* **TASK OBJECTIVE**
All that should be output is the block of lines below from the line with "Compositing uses the" to the line with "5. query(0,1)", both included, exactly as written.

* **THE DATA**

######

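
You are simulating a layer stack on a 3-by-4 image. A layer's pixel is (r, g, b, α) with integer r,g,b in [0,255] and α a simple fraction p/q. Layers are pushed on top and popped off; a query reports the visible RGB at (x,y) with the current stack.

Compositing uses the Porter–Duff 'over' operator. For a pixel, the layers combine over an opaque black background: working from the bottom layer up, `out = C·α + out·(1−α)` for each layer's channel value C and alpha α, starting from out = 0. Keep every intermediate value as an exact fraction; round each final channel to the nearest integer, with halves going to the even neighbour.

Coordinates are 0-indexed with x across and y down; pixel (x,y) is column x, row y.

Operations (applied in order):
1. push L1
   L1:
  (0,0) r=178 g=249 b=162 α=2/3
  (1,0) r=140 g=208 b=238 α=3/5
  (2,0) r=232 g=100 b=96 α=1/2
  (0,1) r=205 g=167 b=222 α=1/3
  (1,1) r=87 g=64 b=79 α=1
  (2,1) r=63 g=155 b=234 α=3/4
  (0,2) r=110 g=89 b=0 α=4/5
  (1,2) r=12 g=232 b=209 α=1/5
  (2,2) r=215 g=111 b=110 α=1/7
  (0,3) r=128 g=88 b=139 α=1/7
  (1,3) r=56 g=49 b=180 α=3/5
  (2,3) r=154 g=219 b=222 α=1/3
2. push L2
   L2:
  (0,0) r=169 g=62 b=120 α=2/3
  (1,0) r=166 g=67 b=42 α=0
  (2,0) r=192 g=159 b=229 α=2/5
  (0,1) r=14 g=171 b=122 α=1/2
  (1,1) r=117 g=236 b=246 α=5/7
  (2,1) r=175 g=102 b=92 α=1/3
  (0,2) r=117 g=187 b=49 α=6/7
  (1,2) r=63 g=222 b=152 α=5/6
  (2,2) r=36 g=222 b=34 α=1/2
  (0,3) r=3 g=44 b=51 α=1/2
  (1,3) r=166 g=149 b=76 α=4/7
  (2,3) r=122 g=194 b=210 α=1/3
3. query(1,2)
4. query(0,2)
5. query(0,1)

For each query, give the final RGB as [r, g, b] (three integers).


query (1,2) [L1,L2] — begin 0,0,0
+L1 (α=1/5) → [12/5, 232/5, 209/5]
+L2 (α=5/6) → [529/10, 2891/15, 4009/30]
rounded: [53, 193, 134]

query (0,2) [L1,L2] — begin 0,0,0
+L1 (α=4/5) → [88, 356/5, 0]
+L2 (α=6/7) → [790/7, 5966/35, 42]
= [113, 170, 42]

query (0,1) [L1,L2] — begin 0,0,0
+L1 (α=1/3) → [205/3, 167/3, 74]
+L2 (α=1/2) → [247/6, 340/3, 98]
rounded: [41, 113, 98]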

######

* **SOLUTION TO THIS PROBLEM**
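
Compositing uses the Porter–Duff 'over' operator. For a pixel, the layers combine over an opaque black background: working from the bottom layer up, `out = C·α + out·(1−α)` for each layer's channel value C and alpha α, starting from out = 0. Keep every intermediate value as an exact fraction; round each final channel to the nearest integer, with halves going to the even neighbour.

Coordinates are 0-indexed with x across and y down; pixel (x,y) is column x, row y.

Operations (applied in order):
1. push L1
   L1:
  (0,0) r=178 g=249 b=162 α=2/3
  (1,0) r=140 g=208 b=238 α=3/5
  (2,0) r=232 g=100 b=96 α=1/2
  (0,1) r=205 g=167 b=222 α=1/3
  (1,1) r=87 g=64 b=79 α=1
  (2,1) r=63 g=155 b=234 α=3/4
  (0,2) r=110 g=89 b=0 α=4/5
  (1,2) r=12 g=232 b=209 α=1/5
  (2,2) r=215 g=111 b=110 α=1/7
  (0,3) r=128 g=88 b=139 α=1/7
  (1,3) r=56 g=49 b=180 α=3/5
  (2,3) r=154 g=219 b=222 α=1/3
2. push L2
   L2:
  (0,0) r=169 g=62 b=120 α=2/3
  (1,0) r=166 g=67 b=42 α=0
  (2,0) r=192 g=159 b=229 α=2/5
  (0,1) r=14 g=171 b=122 α=1/2
  (1,1) r=117 g=236 b=246 α=5/7
  (2,1) r=175 g=102 b=92 α=1/3
  (0,2) r=117 g=187 b=49 α=6/7
  (1,2) r=63 g=222 b=152 α=5/6
  (2,2) r=36 g=222 b=34 α=1/2
  (0,3) r=3 g=44 b=51 α=1/2
  (1,3) r=166 g=149 b=76 α=4/7
  (2,3) r=122 g=194 b=210 α=1/3
3. query(1,2)
4. query(0,2)
5. query(0,1)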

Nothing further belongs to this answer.